__Description of the task__: The listing below must be duplicated in full, with nothing altered.

####

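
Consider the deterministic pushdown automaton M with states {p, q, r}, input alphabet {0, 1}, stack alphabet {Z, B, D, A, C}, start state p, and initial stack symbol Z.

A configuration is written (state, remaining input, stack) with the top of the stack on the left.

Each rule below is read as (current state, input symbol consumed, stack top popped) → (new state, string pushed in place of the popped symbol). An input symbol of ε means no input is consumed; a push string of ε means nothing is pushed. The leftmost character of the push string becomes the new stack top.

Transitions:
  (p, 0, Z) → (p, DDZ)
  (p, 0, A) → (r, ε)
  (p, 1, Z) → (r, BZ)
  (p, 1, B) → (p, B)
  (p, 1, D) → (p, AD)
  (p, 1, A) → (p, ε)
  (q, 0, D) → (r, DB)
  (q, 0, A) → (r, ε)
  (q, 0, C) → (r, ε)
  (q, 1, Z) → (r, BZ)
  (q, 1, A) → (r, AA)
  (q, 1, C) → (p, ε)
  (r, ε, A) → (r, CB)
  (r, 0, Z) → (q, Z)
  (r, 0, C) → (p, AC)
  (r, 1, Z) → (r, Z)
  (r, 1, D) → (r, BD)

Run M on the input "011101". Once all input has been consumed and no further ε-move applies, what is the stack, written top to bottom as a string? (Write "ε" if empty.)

(p, 011101, Z) ⊢ (p, 11101, DDZ) ⊢ (p, 1101, ADDZ) ⊢ (p, 101, DDZ) ⊢ (p, 01, ADDZ) ⊢ (r, 1, DDZ) ⊢ (r, ε, BDDZ)
All input consumed in state r with stack BDDZ.

BDDZ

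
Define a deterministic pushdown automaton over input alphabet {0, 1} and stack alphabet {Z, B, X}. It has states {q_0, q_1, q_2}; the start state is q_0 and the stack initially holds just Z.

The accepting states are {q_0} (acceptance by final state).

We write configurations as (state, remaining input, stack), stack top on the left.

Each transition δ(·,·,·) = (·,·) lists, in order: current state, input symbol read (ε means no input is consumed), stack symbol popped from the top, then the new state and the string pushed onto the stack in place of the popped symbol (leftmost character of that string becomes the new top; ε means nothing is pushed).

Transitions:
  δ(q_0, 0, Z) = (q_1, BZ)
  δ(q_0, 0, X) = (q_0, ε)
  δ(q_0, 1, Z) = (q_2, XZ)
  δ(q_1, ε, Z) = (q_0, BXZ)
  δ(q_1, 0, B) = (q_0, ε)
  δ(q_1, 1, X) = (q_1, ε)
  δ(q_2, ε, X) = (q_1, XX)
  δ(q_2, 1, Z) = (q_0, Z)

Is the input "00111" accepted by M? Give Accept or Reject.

(q_0, 00111, Z)
  read 0, top Z: go to q_1, push BZ → (q_1, 0111, BZ)
  read 0, top B: go to q_0, push ε → (q_0, 111, Z)
  read 1, top Z: go to q_2, push XZ → (q_2, 11, XZ)
  ε-move, top X: go to q_1, push XX → (q_1, 11, XXZ)
  read 1, top X: go to q_1, push ε → (q_1, 1, XZ)
  read 1, top X: go to q_1, push ε → (q_1, ε, Z)
  ε-move, top Z: go to q_0, push BXZ → (q_0, ε, BXZ)
All input consumed; state q_0 ∈ F.

Accept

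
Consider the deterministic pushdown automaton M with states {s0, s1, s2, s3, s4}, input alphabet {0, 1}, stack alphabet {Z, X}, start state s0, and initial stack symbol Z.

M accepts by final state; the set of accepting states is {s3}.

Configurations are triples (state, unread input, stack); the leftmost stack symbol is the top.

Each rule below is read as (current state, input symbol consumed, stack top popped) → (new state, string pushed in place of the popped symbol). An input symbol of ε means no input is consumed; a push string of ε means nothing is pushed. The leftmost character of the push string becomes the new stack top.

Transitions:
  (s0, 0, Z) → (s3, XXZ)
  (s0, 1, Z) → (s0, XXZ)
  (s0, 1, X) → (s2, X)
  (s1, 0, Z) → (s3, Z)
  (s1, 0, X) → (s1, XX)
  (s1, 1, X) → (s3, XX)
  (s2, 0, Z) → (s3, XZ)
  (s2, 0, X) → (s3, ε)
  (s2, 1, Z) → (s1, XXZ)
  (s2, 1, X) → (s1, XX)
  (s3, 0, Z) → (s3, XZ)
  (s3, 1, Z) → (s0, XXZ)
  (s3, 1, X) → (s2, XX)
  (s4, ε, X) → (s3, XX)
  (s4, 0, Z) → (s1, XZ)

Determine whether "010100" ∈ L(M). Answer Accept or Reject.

Reject

(s0, 010100, Z)
  read 0, top Z: go to s3, push XXZ → (s3, 10100, XXZ)
  read 1, top X: go to s2, push XX → (s2, 0100, XXXZ)
  read 0, top X: go to s3, push ε → (s3, 100, XXZ)
  read 1, top X: go to s2, push XX → (s2, 00, XXXZ)
  read 0, top X: go to s3, push ε → (s3, 0, XXZ)
No transition applies at (s3, 0, XXZ); input not fully consumed.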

####

__Written solution__:
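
Consider the deterministic pushdown automaton M with states {p, q, r}, input alphabet {0, 1}, stack alphabet {Z, B, D, A, C}, start state p, and initial stack symbol Z.

A configuration is written (state, remaining input, stack) with the top of the stack on the left.

Each rule below is read as (current state, input symbol consumed, stack top popped) → (new state, string pushed in place of the popped symbol). An input symbol of ε means no input is consumed; a push string of ε means nothing is pushed. The leftmost character of the push string becomes the new stack top.

Transitions:
  (p, 0, Z) → (p, DDZ)
  (p, 0, A) → (r, ε)
  (p, 1, Z) → (r, BZ)
  (p, 1, B) → (p, B)
  (p, 1, D) → (p, AD)
  (p, 1, A) → (p, ε)
  (q, 0, D) → (r, DB)
  (q, 0, A) → (r, ε)
  (q, 0, C) → (r, ε)
  (q, 1, Z) → (r, BZ)
  (q, 1, A) → (r, AA)
  (q, 1, C) → (p, ε)
  (r, ε, A) → (r, CB)
  (r, 0, Z) → (q, Z)
  (r, 0, C) → (p, AC)
  (r, 1, Z) → (r, Z)
  (r, 1, D) → (r, BD)

Run M on the input "011101". Once all input has been consumed and no further ε-move applies, what is the stack, written top to bottom as a string? (Write "ε" if empty.)

(p, 011101, Z) ⊢ (p, 11101, DDZ) ⊢ (p, 1101, ADDZ) ⊢ (p, 101, DDZ) ⊢ (p, 01, ADDZ) ⊢ (r, 1, DDZ) ⊢ (r, ε, BDDZ)
All input consumed in state r with stack BDDZ.

BDDZ

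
Define a deterministic pushdown automaton over input alphabet {0, 1} and stack alphabet {Z, B, X}. It has states {q_0, q_1, q_2}; the start state is q_0 and the stack initially holds just Z.

The accepting states are {q_0} (acceptance by final state).

We write configurations as (state, remaining input, stack), stack top on the left.

Each transition δ(·,·,·) = (·,·) lists, in order: current state, input symbol read (ε means no input is consumed), stack symbol popped from the top, then the new state and the string pushed onto the stack in place of the popped symbol (leftmost character of that string becomes the new top; ε means nothing is pushed).

Transitions:
  δ(q_0, 0, Z) = (q_1, BZ)
  δ(q_0, 0, X) = (q_0, ε)
  δ(q_0, 1, Z) = (q_2, XZ)
  δ(q_1, ε, Z) = (q_0, BXZ)
  δ(q_1, 0, B) = (q_0, ε)
  δ(q_1, 1, X) = (q_1, ε)
  δ(q_2, ε, X) = (q_1, XX)
  δ(q_2, 1, Z) = (q_0, Z)

Is the input "00111" accepted by M? Give Accept or Reject.

(q_0, 00111, Z)
  read 0, top Z: go to q_1, push BZ → (q_1, 0111, BZ)
  read 0, top B: go to q_0, push ε → (q_0, 111, Z)
  read 1, top Z: go to q_2, push XZ → (q_2, 11, XZ)
  ε-move, top X: go to q_1, push XX → (q_1, 11, XXZ)
  read 1, top X: go to q_1, push ε → (q_1, 1, XZ)
  read 1, top X: go to q_1, push ε → (q_1, ε, Z)
  ε-move, top Z: go to q_0, push BXZ → (q_0, ε, BXZ)
All input consumed; state q_0 ∈ F.

Accept

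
Consider the deterministic pushdown automaton M with states {s0, s1, s2, s3, s4}, input alphabet {0, 1}, stack alphabet {Z, X}, start state s0, and initial stack symbol Z.

M accepts by final state; the set of accepting states is {s3}.

Configurations are triples (state, unread input, stack); the leftmost stack symbol is the top.

Each rule below is read as (current state, input symbol consumed, stack top popped) → (new state, string pushed in place of the popped symbol). An input symbol of ε means no input is consumed; a push string of ε means nothing is pushed. The leftmost character of the push string becomes the new stack top.

Transitions:
  (s0, 0, Z) → (s3, XXZ)
  (s0, 1, Z) → (s0, XXZ)
  (s0, 1, X) → (s2, X)
  (s1, 0, Z) → (s3, Z)
  (s1, 0, X) → (s1, XX)
  (s1, 1, X) → (s3, XX)
  (s2, 0, Z) → (s3, XZ)
  (s2, 0, X) → (s3, ε)
  (s2, 1, Z) → (s1, XXZ)
  (s2, 1, X) → (s1, XX)
  (s3, 0, Z) → (s3, XZ)
  (s3, 1, Z) → (s0, XXZ)
  (s3, 1, X) → (s2, XX)
  (s4, ε, X) → (s3, XX)
  (s4, 0, Z) → (s1, XZ)

Determine whether "010100" ∈ L(M). Answer Accept or Reject.

Reject

(s0, 010100, Z)
  read 0, top Z: go to s3, push XXZ → (s3, 10100, XXZ)
  read 1, top X: go to s2, push XX → (s2, 0100, XXXZ)
  read 0, top X: go to s3, push ε → (s3, 100, XXZ)
  read 1, top X: go to s2, push XX → (s2, 00, XXXZ)
  read 0, top X: go to s3, push ε → (s3, 0, XXZ)
No transition applies at (s3, 0, XXZ); input not fully consumed.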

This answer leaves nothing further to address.